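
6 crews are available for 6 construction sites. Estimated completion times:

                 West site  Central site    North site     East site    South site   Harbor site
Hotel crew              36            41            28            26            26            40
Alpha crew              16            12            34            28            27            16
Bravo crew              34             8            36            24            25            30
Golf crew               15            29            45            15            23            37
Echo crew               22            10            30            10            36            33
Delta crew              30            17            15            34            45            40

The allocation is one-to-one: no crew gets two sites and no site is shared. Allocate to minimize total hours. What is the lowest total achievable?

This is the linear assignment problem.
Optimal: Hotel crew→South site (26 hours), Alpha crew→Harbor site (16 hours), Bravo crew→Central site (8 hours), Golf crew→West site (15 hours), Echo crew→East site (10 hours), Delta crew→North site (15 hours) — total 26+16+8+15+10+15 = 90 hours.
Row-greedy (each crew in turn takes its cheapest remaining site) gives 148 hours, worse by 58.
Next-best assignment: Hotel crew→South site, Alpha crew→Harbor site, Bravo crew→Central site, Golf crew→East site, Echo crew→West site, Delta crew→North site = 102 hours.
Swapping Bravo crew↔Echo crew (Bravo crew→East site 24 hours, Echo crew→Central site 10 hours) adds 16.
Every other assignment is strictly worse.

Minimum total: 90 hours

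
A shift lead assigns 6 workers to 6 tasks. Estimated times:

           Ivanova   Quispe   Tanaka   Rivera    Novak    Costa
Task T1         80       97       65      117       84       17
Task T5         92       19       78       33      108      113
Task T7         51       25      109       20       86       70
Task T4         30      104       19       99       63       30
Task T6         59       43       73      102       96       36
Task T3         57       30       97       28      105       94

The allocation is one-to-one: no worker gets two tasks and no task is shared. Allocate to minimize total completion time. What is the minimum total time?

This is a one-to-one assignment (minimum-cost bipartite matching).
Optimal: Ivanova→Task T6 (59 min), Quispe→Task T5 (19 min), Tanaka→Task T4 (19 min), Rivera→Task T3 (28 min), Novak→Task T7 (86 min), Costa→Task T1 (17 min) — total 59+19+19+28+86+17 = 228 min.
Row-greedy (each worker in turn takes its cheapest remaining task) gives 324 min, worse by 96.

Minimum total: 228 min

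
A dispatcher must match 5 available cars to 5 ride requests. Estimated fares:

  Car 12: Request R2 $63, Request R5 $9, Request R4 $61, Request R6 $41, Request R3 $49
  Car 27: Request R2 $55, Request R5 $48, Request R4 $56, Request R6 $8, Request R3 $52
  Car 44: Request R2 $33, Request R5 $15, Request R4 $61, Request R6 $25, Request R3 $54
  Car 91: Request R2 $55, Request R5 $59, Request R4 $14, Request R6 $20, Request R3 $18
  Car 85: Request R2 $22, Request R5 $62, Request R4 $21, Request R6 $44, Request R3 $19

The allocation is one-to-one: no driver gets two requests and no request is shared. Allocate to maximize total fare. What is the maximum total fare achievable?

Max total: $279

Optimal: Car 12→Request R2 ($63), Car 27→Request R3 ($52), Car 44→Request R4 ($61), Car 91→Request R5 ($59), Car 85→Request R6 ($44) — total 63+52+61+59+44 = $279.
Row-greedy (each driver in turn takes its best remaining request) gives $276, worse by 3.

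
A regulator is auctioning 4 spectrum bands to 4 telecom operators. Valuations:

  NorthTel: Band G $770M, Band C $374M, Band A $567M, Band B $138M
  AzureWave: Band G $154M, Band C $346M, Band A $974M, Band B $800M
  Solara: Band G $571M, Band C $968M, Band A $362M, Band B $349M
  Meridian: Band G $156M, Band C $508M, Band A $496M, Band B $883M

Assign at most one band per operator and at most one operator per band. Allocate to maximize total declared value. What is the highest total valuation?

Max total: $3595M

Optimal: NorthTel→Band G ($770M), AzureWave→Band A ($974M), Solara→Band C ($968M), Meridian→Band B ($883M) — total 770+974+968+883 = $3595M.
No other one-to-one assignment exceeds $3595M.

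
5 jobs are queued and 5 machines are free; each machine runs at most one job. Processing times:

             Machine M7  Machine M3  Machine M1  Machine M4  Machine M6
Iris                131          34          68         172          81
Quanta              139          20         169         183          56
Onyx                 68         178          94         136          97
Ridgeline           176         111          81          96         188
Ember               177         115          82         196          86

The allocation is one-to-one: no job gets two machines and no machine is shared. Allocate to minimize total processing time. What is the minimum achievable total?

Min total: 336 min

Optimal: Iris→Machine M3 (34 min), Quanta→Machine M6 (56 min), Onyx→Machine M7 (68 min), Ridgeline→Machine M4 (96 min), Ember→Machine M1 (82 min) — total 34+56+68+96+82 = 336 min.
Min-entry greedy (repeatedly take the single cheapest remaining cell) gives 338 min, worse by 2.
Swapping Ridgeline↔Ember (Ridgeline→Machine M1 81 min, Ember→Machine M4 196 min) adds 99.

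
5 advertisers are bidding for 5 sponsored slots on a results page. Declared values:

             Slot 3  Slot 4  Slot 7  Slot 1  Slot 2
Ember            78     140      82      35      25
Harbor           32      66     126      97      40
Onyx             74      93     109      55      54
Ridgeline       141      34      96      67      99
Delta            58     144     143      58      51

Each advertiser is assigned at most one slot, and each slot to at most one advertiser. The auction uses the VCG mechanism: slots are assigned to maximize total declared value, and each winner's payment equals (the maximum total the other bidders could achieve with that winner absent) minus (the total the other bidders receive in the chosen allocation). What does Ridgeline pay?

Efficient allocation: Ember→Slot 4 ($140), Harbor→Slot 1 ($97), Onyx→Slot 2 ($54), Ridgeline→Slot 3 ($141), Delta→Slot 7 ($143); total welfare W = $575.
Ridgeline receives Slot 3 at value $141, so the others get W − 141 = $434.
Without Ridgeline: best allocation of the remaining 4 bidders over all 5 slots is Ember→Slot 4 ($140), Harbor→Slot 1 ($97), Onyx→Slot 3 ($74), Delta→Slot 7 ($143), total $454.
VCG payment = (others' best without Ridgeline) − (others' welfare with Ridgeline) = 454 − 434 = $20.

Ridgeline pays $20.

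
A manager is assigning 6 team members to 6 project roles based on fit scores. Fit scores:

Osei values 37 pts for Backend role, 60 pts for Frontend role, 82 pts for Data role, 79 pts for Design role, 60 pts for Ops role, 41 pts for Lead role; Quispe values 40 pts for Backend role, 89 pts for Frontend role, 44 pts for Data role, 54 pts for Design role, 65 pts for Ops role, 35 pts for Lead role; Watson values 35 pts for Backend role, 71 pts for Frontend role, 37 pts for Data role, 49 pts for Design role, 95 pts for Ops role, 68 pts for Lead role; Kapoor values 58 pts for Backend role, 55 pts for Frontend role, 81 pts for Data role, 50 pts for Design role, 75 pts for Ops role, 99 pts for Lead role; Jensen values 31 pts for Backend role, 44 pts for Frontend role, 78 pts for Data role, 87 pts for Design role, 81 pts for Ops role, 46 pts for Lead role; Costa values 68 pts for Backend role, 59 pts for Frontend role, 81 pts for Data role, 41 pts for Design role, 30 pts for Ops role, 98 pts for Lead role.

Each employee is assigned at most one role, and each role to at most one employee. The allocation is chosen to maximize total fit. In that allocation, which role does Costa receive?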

_REQUIRED WORK:_ Restate the records exactly. Leave nothing out.

_ANSWER AREA:_
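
6 crews are available for 6 construction sites. Estimated completion times:

                 West site  Central site    North site     East site    South site   Harbor site
Hotel crew              36            41            28            26            26            40
Alpha crew              16            12            34            28            27            16
Bravo crew              34             8            36            24            25            30
Golf crew               15            29            45            15            23            37
Echo crew               22            10            30            10            36            33
Delta crew              30            17            15            34            45            40

The allocation is one-to-one: no crew gets two sites and no site is shared. Allocate to minimize total hours. What is the lowest total achievable?

This is the linear assignment problem.
Optimal: Hotel crew→South site (26 hours), Alpha crew→Harbor site (16 hours), Bravo crew→Central site (8 hours), Golf crew→West site (15 hours), Echo crew→East site (10 hours), Delta crew→North site (15 hours) — total 26+16+8+15+10+15 = 90 hours.
Row-greedy (each crew in turn takes its cheapest remaining site) gives 148 hours, worse by 58.
Next-best assignment: Hotel crew→South site, Alpha crew→Harbor site, Bravo crew→Central site, Golf crew→East site, Echo crew→West site, Delta crew→North site = 102 hours.
Swapping Bravo crew↔Echo crew (Bravo crew→East site 24 hours, Echo crew→Central site 10 hours) adds 16.
Every other assignment is strictly worse.

Minimum total: 90 hours

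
A shift lead assigns 6 workers to 6 tasks. Estimated times:

           Ivanova   Quispe   Tanaka   Rivera    Novak    Costa
Task T1         80       97       65      117       84       17
Task T5         92       19       78       33      108      113
Task T7         51       25      109       20       86       70
Task T4         30      104       19       99       63       30
Task T6         59       43       73      102       96       36
Task T3         57       30       97       28      105       94

The allocation is one-to-one: no worker gets two tasks and no task is shared. Allocate to minimize total completion time. What is the minimum total time?

This is a one-to-one assignment (minimum-cost bipartite matching).
Optimal: Ivanova→Task T6 (59 min), Quispe→Task T5 (19 min), Tanaka→Task T4 (19 min), Rivera→Task T3 (28 min), Novak→Task T7 (86 min), Costa→Task T1 (17 min) — total 59+19+19+28+86+17 = 228 min.
Row-greedy (each worker in turn takes its cheapest remaining task) gives 324 min, worse by 96.

Minimum total: 228 min

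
A dispatcher must match 5 available cars to 5 ride requests. Estimated fares:

  Car 12: Request R2 $63, Request R5 $9, Request R4 $61, Request R6 $41, Request R3 $49
  Car 27: Request R2 $55, Request R5 $48, Request R4 $56, Request R6 $8, Request R3 $52
  Car 44: Request R2 $33, Request R5 $15, Request R4 $61, Request R6 $25, Request R3 $54
  Car 91: Request R2 $55, Request R5 $59, Request R4 $14, Request R6 $20, Request R3 $18
  Car 85: Request R2 $22, Request R5 $62, Request R4 $21, Request R6 $44, Request R3 $19

The allocation is one-to-one: no driver gets two requests and no request is shared. Allocate to maximize total fare. What is the maximum total fare achievable?

Max total: $279

Optimal: Car 12→Request R2 ($63), Car 27→Request R3 ($52), Car 44→Request R4 ($61), Car 91→Request R5 ($59), Car 85→Request R6 ($44) — total 63+52+61+59+44 = $279.
Row-greedy (each driver in turn takes its best remaining request) gives $276, worse by 3.

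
A regulator is auctioning 4 spectrum bands to 4 telecom operators. Valuations:

  NorthTel: Band G $770M, Band C $374M, Band A $567M, Band B $138M
  AzureWave: Band G $154M, Band C $346M, Band A $974M, Band B $800M
  Solara: Band G $571M, Band C $968M, Band A $362M, Band B $349M
  Meridian: Band G $156M, Band C $508M, Band A $496M, Band B $883M

Assign at most one band per operator and at most one operator per band. Allocate to maximize total declared value. What is the highest total valuation?

Max total: $3595M

Optimal: NorthTel→Band G ($770M), AzureWave→Band A ($974M), Solara→Band C ($968M), Meridian→Band B ($883M) — total 770+974+968+883 = $3595M.
No other one-to-one assignment exceeds $3595M.

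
5 jobs are queued and 5 machines are free; each machine runs at most one job. Processing times:

             Machine M7  Machine M3  Machine M1  Machine M4  Machine M6
Iris                131          34          68         172          81
Quanta              139          20         169         183          56
Onyx                 68         178          94         136          97
Ridgeline           176         111          81          96         188
Ember               177         115          82         196          86

The allocation is one-to-one: no job gets two machines and no machine is shared. Allocate to minimize total processing time. What is the minimum achievable total?

Min total: 336 min

Optimal: Iris→Machine M3 (34 min), Quanta→Machine M6 (56 min), Onyx→Machine M7 (68 min), Ridgeline→Machine M4 (96 min), Ember→Machine M1 (82 min) — total 34+56+68+96+82 = 336 min.
Min-entry greedy (repeatedly take the single cheapest remaining cell) gives 338 min, worse by 2.
Swapping Ridgeline↔Ember (Ridgeline→Machine M1 81 min, Ember→Machine M4 196 min) adds 99.

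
5 advertisers are bidding for 5 sponsored slots on a results page. Declared values:

             Slot 3  Slot 4  Slot 7  Slot 1  Slot 2
Ember            78     140      82      35      25
Harbor           32      66     126      97      40
Onyx             74      93     109      55      54
Ridgeline       141      34      96      67      99
Delta            58     144     143      58      51

Each advertiser is assigned at most one slot, and each slot to at most one advertiser. The auction uses the VCG mechanism: slots are assigned to maximize total declared value, and each winner's payment equals (the maximum total the other bidders could achieve with that winner absent) minus (the total the other bidders receive in the chosen allocation). What does Ridgeline pay?

Efficient allocation: Ember→Slot 4 ($140), Harbor→Slot 1 ($97), Onyx→Slot 2 ($54), Ridgeline→Slot 3 ($141), Delta→Slot 7 ($143); total welfare W = $575.
Ridgeline receives Slot 3 at value $141, so the others get W − 141 = $434.
Without Ridgeline: best allocation of the remaining 4 bidders over all 5 slots is Ember→Slot 4 ($140), Harbor→Slot 1 ($97), Onyx→Slot 3 ($74), Delta→Slot 7 ($143), total $454.
VCG payment = (others' best without Ridgeline) − (others' welfare with Ridgeline) = 454 − 434 = $20.

Ridgeline pays $20.

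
A manager is assigning 6 team members to 6 project roles based on fit scores. Fit scores:

Osei values 37 pts for Backend role, 60 pts for Frontend role, 82 pts for Data role, 79 pts for Design role, 60 pts for Ops role, 41 pts for Lead role; Quispe values 40 pts for Backend role, 89 pts for Frontend role, 44 pts for Data role, 54 pts for Design role, 65 pts for Ops role, 35 pts for Lead role; Watson values 35 pts for Backend role, 71 pts for Frontend role, 37 pts for Data role, 49 pts for Design role, 95 pts for Ops role, 68 pts for Lead role; Kapoor values 58 pts for Backend role, 55 pts for Frontend role, 81 pts for Data role, 50 pts for Design role, 75 pts for Ops role, 99 pts for Lead role; Jensen values 31 pts for Backend role, 44 pts for Frontend role, 78 pts for Data role, 87 pts for Design role, 81 pts for Ops role, 46 pts for Lead role; Costa values 68 pts for Backend role, 59 pts for Frontend role, 81 pts for Data role, 41 pts for Design role, 30 pts for Ops role, 98 pts for Lead role.

Each employee is assigned at most one role, and each role to at most one employee. The allocation is chosen to maximize total fit. In that allocation, which role does Costa receive?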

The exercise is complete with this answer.